**Exercise**
In the entries below, identify every line with the string "What" and copy it.

**Source data**

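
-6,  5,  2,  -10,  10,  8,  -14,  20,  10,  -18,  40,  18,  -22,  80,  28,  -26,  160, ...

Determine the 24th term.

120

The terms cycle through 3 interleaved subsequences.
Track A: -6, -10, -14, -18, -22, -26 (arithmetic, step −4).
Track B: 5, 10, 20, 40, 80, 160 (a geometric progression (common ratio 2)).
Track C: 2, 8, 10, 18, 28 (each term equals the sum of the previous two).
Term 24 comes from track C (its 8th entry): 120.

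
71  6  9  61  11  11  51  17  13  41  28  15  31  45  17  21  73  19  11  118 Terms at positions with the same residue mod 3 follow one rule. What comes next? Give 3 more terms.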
---
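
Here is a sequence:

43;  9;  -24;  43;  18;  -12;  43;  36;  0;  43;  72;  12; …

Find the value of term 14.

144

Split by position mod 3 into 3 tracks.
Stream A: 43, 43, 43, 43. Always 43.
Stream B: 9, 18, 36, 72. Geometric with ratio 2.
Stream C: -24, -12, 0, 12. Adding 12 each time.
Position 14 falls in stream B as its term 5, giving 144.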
==
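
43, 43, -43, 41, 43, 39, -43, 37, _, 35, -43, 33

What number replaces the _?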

**Answer space**
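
71  6  9  61  11  11  51  17  13  41  28  15  31  45  17  21  73  19  11  118 Terms at positions with the same residue mod 3 follow one rule. What comes next? Give 3 more terms.
What number replaces the _?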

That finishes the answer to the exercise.